* [Saved entries]:
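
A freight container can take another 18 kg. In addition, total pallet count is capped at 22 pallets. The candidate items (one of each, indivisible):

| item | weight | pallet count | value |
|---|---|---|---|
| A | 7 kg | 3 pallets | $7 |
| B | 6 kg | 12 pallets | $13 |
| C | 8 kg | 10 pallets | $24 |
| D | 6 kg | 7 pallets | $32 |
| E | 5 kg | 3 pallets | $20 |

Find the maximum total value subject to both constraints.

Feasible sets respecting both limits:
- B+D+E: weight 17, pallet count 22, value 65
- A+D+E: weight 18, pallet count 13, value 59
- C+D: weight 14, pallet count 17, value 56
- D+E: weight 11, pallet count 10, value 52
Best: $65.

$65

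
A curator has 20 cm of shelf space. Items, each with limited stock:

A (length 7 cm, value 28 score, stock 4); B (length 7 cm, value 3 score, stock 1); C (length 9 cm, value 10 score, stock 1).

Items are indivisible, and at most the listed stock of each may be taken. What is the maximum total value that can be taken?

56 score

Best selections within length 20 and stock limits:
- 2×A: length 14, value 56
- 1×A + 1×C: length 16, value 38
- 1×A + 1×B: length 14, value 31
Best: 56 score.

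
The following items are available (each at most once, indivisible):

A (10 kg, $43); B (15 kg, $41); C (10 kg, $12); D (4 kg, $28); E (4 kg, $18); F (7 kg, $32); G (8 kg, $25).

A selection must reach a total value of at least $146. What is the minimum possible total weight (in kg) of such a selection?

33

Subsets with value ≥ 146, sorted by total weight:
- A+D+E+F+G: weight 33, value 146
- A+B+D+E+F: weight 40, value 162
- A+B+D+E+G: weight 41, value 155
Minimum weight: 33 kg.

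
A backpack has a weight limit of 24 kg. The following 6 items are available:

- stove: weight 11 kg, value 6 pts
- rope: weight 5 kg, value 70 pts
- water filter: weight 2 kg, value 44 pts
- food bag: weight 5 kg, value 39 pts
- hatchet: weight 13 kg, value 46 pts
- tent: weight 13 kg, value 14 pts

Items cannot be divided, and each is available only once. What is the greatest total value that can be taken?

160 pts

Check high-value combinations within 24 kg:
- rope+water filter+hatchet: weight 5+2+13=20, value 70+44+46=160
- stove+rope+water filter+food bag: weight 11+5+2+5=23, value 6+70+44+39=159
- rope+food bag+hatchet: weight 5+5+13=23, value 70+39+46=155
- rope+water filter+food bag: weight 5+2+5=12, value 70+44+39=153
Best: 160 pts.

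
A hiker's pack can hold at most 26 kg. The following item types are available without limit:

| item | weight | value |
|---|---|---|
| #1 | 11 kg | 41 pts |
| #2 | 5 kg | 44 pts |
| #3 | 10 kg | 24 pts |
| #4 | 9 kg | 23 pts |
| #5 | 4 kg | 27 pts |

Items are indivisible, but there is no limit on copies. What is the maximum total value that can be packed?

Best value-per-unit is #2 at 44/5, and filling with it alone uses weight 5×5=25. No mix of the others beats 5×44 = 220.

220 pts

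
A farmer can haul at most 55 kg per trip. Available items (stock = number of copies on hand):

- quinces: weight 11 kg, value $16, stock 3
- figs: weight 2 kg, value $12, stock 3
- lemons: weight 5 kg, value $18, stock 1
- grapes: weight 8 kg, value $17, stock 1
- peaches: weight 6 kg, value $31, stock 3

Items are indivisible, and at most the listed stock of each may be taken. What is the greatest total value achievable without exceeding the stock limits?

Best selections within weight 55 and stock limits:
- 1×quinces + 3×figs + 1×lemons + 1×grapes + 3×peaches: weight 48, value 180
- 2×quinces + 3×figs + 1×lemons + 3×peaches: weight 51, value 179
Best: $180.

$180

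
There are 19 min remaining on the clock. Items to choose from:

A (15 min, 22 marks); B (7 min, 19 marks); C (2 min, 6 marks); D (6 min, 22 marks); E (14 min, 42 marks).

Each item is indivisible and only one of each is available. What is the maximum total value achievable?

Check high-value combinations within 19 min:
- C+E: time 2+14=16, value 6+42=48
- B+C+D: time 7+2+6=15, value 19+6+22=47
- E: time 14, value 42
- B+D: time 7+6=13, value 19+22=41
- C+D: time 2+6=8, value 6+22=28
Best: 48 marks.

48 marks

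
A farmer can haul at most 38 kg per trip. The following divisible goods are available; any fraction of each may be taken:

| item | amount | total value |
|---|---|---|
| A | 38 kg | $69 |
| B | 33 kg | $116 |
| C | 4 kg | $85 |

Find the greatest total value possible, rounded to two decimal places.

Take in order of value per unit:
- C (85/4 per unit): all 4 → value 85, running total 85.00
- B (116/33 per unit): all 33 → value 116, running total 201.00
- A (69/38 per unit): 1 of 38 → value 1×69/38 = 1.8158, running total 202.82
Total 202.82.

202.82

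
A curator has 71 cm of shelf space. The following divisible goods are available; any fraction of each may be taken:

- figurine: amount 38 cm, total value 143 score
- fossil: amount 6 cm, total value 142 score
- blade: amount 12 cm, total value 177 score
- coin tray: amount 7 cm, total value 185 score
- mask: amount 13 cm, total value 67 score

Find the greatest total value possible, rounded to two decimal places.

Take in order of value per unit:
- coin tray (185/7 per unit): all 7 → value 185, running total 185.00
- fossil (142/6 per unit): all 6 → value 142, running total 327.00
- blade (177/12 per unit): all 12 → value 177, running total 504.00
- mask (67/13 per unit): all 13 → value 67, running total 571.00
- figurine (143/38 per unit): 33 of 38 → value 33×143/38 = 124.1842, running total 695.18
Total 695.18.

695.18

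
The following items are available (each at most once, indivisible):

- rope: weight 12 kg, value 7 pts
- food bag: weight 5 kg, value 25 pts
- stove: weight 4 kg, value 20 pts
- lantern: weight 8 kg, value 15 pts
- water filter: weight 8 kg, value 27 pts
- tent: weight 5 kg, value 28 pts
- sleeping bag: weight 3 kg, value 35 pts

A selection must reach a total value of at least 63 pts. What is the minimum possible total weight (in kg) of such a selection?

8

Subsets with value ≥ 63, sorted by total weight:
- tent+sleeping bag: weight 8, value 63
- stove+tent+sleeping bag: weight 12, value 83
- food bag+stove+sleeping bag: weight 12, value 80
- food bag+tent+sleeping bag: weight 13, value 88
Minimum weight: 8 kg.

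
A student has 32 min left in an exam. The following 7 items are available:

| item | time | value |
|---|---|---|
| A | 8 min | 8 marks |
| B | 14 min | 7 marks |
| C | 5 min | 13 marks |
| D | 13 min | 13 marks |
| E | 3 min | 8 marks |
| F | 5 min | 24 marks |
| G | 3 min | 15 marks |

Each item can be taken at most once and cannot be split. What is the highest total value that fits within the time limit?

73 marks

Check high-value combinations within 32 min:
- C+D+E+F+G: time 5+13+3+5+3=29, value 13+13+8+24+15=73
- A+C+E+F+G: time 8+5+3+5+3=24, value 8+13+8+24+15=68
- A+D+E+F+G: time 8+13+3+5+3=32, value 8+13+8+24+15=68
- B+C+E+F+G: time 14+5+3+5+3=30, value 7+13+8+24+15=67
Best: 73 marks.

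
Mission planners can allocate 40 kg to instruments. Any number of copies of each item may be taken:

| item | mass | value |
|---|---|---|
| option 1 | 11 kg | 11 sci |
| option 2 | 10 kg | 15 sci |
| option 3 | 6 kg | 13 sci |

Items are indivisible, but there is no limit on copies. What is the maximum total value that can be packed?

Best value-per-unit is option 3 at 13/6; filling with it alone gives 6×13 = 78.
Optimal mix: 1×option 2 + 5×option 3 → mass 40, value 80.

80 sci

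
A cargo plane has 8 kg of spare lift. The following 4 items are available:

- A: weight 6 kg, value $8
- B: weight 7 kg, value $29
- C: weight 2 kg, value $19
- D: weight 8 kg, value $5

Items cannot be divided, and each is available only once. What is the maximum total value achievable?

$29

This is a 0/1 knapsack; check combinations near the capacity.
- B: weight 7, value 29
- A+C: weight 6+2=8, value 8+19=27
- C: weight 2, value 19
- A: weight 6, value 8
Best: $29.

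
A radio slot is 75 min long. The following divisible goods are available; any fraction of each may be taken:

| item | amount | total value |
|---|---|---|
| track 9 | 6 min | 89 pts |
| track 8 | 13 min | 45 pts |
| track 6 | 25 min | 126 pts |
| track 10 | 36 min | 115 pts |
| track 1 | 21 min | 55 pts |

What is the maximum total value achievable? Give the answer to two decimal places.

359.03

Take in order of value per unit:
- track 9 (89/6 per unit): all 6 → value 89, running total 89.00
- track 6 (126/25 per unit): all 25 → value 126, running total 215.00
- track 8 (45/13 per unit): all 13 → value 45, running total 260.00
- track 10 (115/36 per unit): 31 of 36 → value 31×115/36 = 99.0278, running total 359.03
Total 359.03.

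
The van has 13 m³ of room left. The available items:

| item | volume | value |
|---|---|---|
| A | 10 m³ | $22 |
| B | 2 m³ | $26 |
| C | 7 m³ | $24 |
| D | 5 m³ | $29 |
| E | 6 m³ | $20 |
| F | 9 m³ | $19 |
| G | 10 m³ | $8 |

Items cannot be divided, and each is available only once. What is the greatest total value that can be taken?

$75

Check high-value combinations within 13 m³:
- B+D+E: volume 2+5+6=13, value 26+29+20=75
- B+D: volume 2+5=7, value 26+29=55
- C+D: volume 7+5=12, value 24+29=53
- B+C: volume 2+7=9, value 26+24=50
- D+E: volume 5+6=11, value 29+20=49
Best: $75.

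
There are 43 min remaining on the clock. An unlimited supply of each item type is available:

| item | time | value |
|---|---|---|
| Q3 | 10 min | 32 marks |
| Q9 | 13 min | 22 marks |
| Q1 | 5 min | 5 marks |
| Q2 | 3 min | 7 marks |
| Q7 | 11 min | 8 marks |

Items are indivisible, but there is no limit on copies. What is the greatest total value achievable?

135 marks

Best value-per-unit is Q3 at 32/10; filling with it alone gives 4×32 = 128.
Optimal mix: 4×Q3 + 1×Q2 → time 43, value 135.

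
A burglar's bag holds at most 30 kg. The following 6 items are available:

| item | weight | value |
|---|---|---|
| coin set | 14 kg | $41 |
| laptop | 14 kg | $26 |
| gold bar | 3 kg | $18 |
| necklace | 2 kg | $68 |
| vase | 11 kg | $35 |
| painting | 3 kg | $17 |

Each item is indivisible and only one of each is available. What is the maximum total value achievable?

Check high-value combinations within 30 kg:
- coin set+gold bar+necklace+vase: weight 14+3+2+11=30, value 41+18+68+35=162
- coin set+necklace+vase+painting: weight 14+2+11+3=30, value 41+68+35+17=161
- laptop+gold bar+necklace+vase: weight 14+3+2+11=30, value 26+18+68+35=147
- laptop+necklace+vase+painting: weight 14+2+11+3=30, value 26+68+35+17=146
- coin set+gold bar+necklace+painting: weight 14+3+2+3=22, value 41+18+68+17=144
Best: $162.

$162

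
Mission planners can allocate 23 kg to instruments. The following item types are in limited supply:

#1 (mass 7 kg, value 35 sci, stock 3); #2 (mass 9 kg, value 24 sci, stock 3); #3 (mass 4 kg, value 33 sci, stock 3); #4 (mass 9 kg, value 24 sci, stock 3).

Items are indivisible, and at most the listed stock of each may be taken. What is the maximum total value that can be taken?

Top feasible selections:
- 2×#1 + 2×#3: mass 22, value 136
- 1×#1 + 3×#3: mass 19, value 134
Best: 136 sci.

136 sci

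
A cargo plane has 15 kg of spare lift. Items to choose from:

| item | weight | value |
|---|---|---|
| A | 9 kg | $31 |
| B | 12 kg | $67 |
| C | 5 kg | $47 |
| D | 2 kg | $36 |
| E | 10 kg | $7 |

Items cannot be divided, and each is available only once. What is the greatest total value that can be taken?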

* [AIM OF THE TASK]: Among the lines above, which ones include the word "space"? Copy them.

* [THE ANSWER]:
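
A curator has 20 cm of shelf space. Items, each with limited stock:
A curator has 71 cm of shelf space. The following divisible goods are available; any fraction of each may be taken: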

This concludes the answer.